→ **Your goal**
Which lines of the entries below include "from"? List them all.

→ **Task input**

=-=-=

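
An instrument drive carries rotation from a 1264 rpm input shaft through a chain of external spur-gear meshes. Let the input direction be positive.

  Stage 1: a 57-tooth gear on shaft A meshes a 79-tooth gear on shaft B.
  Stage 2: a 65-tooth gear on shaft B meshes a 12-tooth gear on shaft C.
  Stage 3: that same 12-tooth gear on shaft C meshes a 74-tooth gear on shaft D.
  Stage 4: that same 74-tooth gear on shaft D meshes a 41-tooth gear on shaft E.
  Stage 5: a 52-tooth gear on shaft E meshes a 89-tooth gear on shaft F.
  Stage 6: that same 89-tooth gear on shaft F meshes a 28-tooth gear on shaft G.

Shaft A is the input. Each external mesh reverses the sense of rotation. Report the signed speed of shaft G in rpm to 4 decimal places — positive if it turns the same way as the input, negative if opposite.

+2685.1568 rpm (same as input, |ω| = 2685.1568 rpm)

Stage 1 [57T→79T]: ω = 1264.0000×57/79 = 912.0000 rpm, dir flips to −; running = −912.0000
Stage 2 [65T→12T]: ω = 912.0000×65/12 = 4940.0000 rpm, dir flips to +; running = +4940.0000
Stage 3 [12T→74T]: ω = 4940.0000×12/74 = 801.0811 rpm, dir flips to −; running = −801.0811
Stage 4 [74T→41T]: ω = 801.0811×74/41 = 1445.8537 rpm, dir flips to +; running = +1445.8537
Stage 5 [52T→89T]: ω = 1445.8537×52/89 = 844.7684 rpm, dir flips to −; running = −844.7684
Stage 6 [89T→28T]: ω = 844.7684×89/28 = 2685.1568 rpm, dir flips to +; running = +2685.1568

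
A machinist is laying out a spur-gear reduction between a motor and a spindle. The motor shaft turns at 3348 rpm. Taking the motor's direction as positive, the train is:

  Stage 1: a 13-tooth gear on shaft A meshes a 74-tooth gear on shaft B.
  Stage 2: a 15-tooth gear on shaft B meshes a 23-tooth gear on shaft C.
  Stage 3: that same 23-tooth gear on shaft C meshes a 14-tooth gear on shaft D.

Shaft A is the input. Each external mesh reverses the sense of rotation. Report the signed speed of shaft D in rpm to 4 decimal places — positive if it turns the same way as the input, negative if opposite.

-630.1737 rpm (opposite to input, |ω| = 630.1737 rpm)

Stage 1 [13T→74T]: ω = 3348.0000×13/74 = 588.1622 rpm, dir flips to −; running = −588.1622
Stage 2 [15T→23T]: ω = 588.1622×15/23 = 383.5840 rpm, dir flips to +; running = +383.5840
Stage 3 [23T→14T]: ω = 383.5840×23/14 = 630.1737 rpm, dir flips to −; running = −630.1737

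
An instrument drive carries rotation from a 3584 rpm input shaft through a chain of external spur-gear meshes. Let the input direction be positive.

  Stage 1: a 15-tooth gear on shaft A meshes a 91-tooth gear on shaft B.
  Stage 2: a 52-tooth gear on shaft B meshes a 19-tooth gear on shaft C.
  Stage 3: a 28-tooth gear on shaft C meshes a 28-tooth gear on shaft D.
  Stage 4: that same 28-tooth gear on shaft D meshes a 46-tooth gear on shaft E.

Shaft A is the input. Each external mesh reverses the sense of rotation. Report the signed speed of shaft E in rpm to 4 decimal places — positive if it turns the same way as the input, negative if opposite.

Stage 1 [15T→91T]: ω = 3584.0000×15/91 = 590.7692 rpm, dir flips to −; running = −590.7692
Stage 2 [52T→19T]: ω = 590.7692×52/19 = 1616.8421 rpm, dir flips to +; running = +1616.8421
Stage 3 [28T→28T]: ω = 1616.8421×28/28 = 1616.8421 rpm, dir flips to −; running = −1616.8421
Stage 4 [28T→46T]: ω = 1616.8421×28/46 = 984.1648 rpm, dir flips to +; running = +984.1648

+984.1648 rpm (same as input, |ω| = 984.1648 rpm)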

=-=-=

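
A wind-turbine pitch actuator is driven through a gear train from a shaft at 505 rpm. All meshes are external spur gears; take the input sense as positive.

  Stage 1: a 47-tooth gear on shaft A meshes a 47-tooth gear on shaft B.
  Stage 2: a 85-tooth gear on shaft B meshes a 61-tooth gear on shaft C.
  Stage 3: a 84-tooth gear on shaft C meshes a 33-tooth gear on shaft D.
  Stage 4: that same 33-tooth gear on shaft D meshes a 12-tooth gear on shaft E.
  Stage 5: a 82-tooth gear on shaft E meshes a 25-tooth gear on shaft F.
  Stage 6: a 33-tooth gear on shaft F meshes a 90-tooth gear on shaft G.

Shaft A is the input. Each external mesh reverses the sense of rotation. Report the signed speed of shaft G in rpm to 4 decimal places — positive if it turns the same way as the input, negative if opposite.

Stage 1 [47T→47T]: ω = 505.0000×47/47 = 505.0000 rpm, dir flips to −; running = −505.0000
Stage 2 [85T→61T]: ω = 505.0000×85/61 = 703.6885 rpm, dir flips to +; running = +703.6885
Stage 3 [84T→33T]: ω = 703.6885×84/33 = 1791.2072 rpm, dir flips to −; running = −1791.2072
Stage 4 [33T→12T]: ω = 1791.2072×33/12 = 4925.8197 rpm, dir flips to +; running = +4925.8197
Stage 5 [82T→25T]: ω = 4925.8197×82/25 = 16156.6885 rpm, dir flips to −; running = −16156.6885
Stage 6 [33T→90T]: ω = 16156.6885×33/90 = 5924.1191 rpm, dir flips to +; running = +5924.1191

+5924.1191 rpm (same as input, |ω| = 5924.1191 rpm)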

=-=-=

→ **Response to this exercise**
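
An instrument drive carries rotation from a 1264 rpm input shaft through a chain of external spur-gear meshes. Let the input direction be positive.
An instrument drive carries rotation from a 3584 rpm input shaft through a chain of external spur-gear meshes. Let the input direction be positive.
A wind-turbine pitch actuator is driven through a gear train from a shaft at 505 rpm. All meshes are external spur gears; take the input sense as positive.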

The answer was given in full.